# [WHAT TO WORK ON]
Scan the entries below for the word "Slicing". Copy out every line in which it occurs.

# [AVAILABLE RECORDS]
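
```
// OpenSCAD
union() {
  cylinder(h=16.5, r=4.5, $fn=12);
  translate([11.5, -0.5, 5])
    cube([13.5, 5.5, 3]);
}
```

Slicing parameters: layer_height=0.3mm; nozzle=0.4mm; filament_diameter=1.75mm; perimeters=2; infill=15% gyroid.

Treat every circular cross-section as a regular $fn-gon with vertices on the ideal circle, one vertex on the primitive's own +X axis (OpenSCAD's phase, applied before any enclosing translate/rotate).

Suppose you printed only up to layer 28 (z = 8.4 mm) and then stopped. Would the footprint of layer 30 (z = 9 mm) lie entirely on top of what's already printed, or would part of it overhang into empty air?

entirely on top

Compare the two slices. At z = 8.4: the cylinder: section is a regular 12-gon, circumradius r=4.5 (area = (12/2)·4.500²·sin(360°/12) = 60.75 mm²); the cube at (11.5, -0.5) does not reach this height (z outside [5, 8]); Merging all regions: only the r=4.5 cylinder is present, so the union is just that shape — area = 60.75 mm². At z = 9: the r=4.5 cylinder contributes a regular 12-gon of circumradius 4.5 (area = (12/2)·4.500²·sin(360°/12) = 60.75 mm²); the cube at (11.5, -0.5) is absent (z outside [5, 8]); Taking the union: only the r=4.5 cylinder is present, so the union is just that shape — area = 60.75 mm². Checking containment: the cross-section at z = 9 is a subset of the cross-section at z = 8.4.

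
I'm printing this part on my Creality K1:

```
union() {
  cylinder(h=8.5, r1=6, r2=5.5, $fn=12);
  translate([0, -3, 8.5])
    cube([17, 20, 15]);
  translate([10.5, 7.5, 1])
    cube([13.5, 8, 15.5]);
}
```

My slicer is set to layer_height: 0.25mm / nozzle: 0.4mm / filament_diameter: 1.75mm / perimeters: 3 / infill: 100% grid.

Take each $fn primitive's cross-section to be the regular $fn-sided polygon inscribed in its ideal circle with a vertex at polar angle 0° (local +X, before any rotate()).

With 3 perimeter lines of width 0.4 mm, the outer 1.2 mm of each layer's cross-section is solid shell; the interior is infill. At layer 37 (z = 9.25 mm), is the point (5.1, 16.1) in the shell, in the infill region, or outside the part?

At z = 9.25 mm: the cone does not reach this height (z outside [0, 8.5]); the 17×20 cube at (0, -3) contributes its full rectangle; the 13.5×8 cube at (10.5, 7.5) contributes its full rectangle; Merging all regions: the regions partially overlap (shared area 52.00 mm²), so overlapping operands fuse into one piece — 1 connected region. Overall, the cross-section is a single solid region. The nearest boundary edge runs (0.00, 17.00)→(17.00, 17.00); distance from the point to it = 0.90 mm. The point is inside the cross-section, 0.90 mm from the nearest boundary — within the 1.2 mm shell band (3 × 0.4).

shell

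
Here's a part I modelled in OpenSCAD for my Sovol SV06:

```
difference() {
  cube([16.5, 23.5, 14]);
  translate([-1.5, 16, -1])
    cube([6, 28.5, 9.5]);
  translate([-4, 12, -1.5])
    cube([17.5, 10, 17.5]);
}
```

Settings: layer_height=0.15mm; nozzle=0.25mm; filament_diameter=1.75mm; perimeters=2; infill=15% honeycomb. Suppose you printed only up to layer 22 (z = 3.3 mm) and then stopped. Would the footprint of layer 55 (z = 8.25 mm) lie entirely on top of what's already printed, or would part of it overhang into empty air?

entirely on top

Compare the two slices. At z = 3.3: the cube is present — its section is the full 16.5×23.5 rectangle (area 387.75 mm²); the 6×28.5 cube at (-1.5, 16) contributes its full rectangle (area 171.00 mm²); the cube at (-4, 12) is present — its section is the full 17.5×10 rectangle (area 175.00 mm²); Subtracting the remaining from the first: starting from the 16.5×23.5 cube (387.75 mm²), the 6×28.5 cube at (-1.5, 16) partially overlaps it — only the 33.75 mm² overlap (of its 171.00 mm²) is removed, clipping the outline; the 17.5×10 cube at (-4, 12) partially overlaps it — only the 108.00 mm² overlap (of its 175.00 mm²) is removed, clipping the outline — area = 246.00 mm². At z = 8.25: the cube is present — its section is the full 16.5×23.5 rectangle (area 387.75 mm²); the cube at (-1.5, 16) (footprint 6×28.5) is included at this height (area 171.00 mm²); the 17.5×10 cube at (-4, 12) contributes its full rectangle (area 175.00 mm²); After the difference (first − rest): starting from the 16.5×23.5 cube (387.75 mm²), the 6×28.5 cube at (-1.5, 16) partially overlaps it — only the 33.75 mm² overlap (of its 171.00 mm²) is removed, clipping the outline; the 17.5×10 cube at (-4, 12) partially overlaps it — only the 108.00 mm² overlap (of its 175.00 mm²) is removed, clipping the outline — area = 246.00 mm². Checking containment: the cross-section at z = 8.25 is a subset of the cross-section at z = 3.3.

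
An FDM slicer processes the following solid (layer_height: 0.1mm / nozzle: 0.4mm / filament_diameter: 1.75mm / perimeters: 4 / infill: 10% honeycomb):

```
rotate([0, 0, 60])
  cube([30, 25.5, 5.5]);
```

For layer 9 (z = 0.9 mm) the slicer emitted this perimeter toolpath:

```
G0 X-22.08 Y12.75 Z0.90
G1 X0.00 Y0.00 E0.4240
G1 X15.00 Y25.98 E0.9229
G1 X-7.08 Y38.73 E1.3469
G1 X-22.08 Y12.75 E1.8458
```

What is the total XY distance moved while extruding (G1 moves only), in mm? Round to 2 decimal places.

110.99 mm

Sum the Euclidean lengths of each G1 segment: total = 110.99 mm.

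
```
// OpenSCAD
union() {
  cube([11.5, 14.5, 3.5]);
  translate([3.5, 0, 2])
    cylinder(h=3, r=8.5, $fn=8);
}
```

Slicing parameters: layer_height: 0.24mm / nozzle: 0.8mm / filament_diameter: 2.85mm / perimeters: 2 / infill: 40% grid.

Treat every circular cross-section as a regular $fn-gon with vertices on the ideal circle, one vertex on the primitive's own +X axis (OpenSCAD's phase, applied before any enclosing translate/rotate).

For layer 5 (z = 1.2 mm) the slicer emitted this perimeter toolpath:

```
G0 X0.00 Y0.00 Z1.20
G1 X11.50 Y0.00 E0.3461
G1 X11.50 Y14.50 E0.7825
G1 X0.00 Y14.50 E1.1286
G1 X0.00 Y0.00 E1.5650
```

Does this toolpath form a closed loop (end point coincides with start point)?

yes

Start point (G0): (0.00, 0.00). End point (last G1): the path returns to the start — closed.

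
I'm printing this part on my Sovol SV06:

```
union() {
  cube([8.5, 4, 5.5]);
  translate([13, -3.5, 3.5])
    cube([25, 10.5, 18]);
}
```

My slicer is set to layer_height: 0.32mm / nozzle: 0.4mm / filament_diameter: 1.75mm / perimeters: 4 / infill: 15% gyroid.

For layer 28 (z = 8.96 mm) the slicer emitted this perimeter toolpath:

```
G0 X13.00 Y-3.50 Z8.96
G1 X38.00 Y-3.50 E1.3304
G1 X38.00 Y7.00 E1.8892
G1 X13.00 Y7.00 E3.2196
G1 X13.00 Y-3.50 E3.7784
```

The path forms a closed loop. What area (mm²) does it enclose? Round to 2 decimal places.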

# [SOLUTION TO THIS PROBLEM]
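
Slicing parameters: layer_height=0.3mm; nozzle=0.4mm; filament_diameter=1.75mm; perimeters=2; infill=15% gyroid.
Slicing parameters: layer_height: 0.24mm / nozzle: 0.8mm / filament_diameter: 2.85mm / perimeters: 2 / infill: 40% grid.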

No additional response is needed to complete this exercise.